**** Supplied data ****

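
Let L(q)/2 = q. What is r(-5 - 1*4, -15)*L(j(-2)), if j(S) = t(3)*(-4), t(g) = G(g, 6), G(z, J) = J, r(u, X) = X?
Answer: 720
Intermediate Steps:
t(g) = 6
j(S) = -24 (j(S) = 6*(-4) = -24)
L(q) = 2*q
r(-5 - 1*4, -15)*L(j(-2)) = -30*(-24) = -15*(-48) = 720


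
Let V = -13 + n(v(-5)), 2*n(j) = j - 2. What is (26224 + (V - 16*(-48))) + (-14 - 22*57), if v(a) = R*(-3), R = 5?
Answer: 51405/2 ≈ 25703.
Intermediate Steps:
v(a) = -15 (v(a) = 5*(-3) = -15)
n(j) = -1 + j/2 (n(j) = (j - 2)/2 = (-2 + j)/2 = -1 + j/2)
V = -43/2 (V = -13 + (-1 + (½)*(-15)) = -13 + (-1 - 15/2) = -13 - 17/2 = -43/2 ≈ -21.500)
(26224 + (V - 16*(-48))) + (-14 - 22*57) = (26224 + (-43/2 - 16*(-48))) + (-14 - 22*57) = (26224 + (-43/2 + 768)) + (-14 - 1254) = (26224 + 1493/2) - 1268 = 53941/2 - 1268 = 51405/2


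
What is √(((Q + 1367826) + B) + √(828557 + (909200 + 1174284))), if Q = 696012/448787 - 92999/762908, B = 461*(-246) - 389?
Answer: √(38242851130204295101166931 + 30495902854378155364*√2912041)/5522309558 ≈ 1120.6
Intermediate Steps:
B = -113795 (B = -113406 - 389 = -113795)
Q = 15782463893/11044619116 (Q = 696012*(1/448787) - 92999*1/762908 = 22452/14477 - 92999/762908 = 15782463893/11044619116 ≈ 1.4290)
√(((Q + 1367826) + B) + √(828557 + (909200 + 1174284))) = √(((15782463893/11044619116 + 1367826) - 113795) + √(828557 + (909200 + 1174284))) = √((15107132969425709/11044619116 - 113795) + √(828557 + 2083484)) = √(13850310537120489/11044619116 + √2912041)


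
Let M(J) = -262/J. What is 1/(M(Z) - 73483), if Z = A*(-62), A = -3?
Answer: -93/6834050 ≈ -1.3608e-5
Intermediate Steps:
Z = 186 (Z = -3*(-62) = 186)
1/(M(Z) - 73483) = 1/(-262/186 - 73483) = 1/(-262*1/186 - 73483) = 1/(-131/93 - 73483) = 1/(-6834050/93) = -93/6834050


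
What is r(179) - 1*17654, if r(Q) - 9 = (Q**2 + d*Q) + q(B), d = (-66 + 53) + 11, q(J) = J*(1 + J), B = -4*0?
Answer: 14038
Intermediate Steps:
B = 0
d = -2 (d = -13 + 11 = -2)
r(Q) = 9 + Q**2 - 2*Q (r(Q) = 9 + ((Q**2 - 2*Q) + 0*(1 + 0)) = 9 + ((Q**2 - 2*Q) + 0*1) = 9 + ((Q**2 - 2*Q) + 0) = 9 + (Q**2 - 2*Q) = 9 + Q**2 - 2*Q)
r(179) - 1*17654 = (9 + 179**2 - 2*179) - 1*17654 = (9 + 32041 - 358) - 17654 = 31692 - 17654 = 14038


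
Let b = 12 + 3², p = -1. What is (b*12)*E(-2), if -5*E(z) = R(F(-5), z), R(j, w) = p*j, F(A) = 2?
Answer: 504/5 ≈ 100.80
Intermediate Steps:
R(j, w) = -j
E(z) = ⅖ (E(z) = -(-1)*2/5 = -⅕*(-2) = ⅖)
b = 21 (b = 12 + 9 = 21)
(b*12)*E(-2) = (21*12)*(⅖) = 252*(⅖) = 504/5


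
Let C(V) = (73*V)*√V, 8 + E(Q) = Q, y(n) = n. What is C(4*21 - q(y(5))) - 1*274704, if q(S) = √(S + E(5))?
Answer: -274704 + 73*(84 - √2)^(3/2) ≈ -2.1992e+5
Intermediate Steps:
E(Q) = -8 + Q
q(S) = √(-3 + S) (q(S) = √(S + (-8 + 5)) = √(S - 3) = √(-3 + S))
C(V) = 73*V^(3/2)
C(4*21 - q(y(5))) - 1*274704 = 73*(4*21 - √(-3 + 5))^(3/2) - 1*274704 = 73*(84 - √2)^(3/2) - 274704 = -274704 + 73*(84 - √2)^(3/2)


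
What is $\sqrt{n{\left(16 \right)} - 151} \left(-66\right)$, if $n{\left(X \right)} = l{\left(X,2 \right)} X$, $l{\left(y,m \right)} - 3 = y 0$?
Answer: $- 66 i \sqrt{103} \approx - 669.83 i$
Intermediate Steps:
$l{\left(y,m \right)} = 3$ ($l{\left(y,m \right)} = 3 + y 0 = 3 + 0 = 3$)
$n{\left(X \right)} = 3 X$
$\sqrt{n{\left(16 \right)} - 151} \left(-66\right) = \sqrt{3 \cdot 16 - 151} \left(-66\right) = \sqrt{48 - 151} \left(-66\right) = \sqrt{-103} \left(-66\right) = i \sqrt{103} \left(-66\right) = - 66 i \sqrt{103}$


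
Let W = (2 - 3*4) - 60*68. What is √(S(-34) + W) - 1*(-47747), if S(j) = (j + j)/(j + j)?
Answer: 47747 + I*√4089 ≈ 47747.0 + 63.945*I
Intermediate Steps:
S(j) = 1 (S(j) = (2*j)/((2*j)) = (2*j)*(1/(2*j)) = 1)
W = -4090 (W = (2 - 12) - 4080 = -10 - 4080 = -4090)
√(S(-34) + W) - 1*(-47747) = √(1 - 4090) - 1*(-47747) = √(-4089) + 47747 = I*√4089 + 47747 = 47747 + I*√4089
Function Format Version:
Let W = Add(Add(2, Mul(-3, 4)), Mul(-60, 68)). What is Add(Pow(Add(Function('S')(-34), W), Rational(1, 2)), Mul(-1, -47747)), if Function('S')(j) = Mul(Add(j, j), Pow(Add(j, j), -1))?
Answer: Add(47747, Mul(I, Pow(4089, Rational(1, 2)))) ≈ Add(47747., Mul(63.945, I))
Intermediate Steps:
Function('S')(j) = 1 (Function('S')(j) = Mul(Mul(2, j), Pow(Mul(2, j), -1)) = Mul(Mul(2, j), Mul(Rational(1, 2), Pow(j, -1))) = 1)
W = -4090 (W = Add(Add(2, -12), -4080) = Add(-10, -4080) = -4090)
Add(Pow(Add(Function('S')(-34), W), Rational(1, 2)), Mul(-1, -47747)) = Add(Pow(Add(1, -4090), Rational(1, 2)), Mul(-1, -47747)) = Add(Pow(-4089, Rational(1, 2)), 47747) = Add(Mul(I, Pow(4089, Rational(1, 2))), 47747) = Add(47747, Mul(I, Pow(4089, Rational(1, 2))))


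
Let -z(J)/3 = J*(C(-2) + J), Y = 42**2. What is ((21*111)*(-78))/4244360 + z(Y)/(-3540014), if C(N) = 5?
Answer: 9772535400957/3756273455260 ≈ 2.6017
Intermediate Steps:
Y = 1764
z(J) = -3*J*(5 + J)
((21*111)*(-78))/4244360 + z(Y)/(-3540014) = ((21*111)*(-78))/4244360 - 3*1764*(5 + 1764)/(-3540014) = (2331*(-78))*(1/4244360) - 3*1764*1769*(-1/3540014) = -181818*1/4244360 - 9361548*(-1/3540014) = -90909/2122180 + 4680774/1770007 = 9772535400957/3756273455260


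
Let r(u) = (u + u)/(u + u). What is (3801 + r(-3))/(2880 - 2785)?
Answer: 3802/95 ≈ 40.021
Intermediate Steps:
r(u) = 1 (r(u) = (2*u)/((2*u)) = (2*u)*(1/(2*u)) = 1)
(3801 + r(-3))/(2880 - 2785) = (3801 + 1)/(2880 - 2785) = 3802/95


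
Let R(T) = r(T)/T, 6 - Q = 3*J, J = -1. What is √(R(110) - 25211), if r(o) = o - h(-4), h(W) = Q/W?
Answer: I*√1220163010/220 ≈ 158.78*I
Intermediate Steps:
Q = 9 (Q = 6 - 3*(-1) = 6 - 1*(-3) = 6 + 3 = 9)
h(W) = 9/W
r(o) = 9/4 + o (r(o) = o - 9/(-4) = o - 9*(-1)/4 = o - 1*(-9/4) = o + 9/4 = 9/4 + o)
R(T) = (9/4 + T)/T
√(R(110) - 25211) = √((9/4 + 110)/110 - 25211) = √((1/110)*(449/4) - 25211) = √(449/440 - 25211) = √(-11092391/440) = I*√1220163010/220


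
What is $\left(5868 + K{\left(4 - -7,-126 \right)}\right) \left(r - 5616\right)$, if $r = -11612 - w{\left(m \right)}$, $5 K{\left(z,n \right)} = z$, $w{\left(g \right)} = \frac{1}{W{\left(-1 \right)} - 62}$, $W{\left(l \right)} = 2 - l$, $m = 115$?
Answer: $- \frac{29833853301}{295} \approx -1.0113 \cdot 10^{8}$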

****

▶ _Prompt_: Among the records, find all lines that include the string "frac" and return them.

▶ _Exercise response_:
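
What is $\left(5868 + K{\left(4 - -7,-126 \right)}\right) \left(r - 5616\right)$, if $r = -11612 - w{\left(m \right)}$, $5 K{\left(z,n \right)} = z$, $w{\left(g \right)} = \frac{1}{W{\left(-1 \right)} - 62}$, $W{\left(l \right)} = 2 - l$, $m = 115$?
Answer: $- \frac{29833853301}{295} \approx -1.0113 \cdot 10^{8}$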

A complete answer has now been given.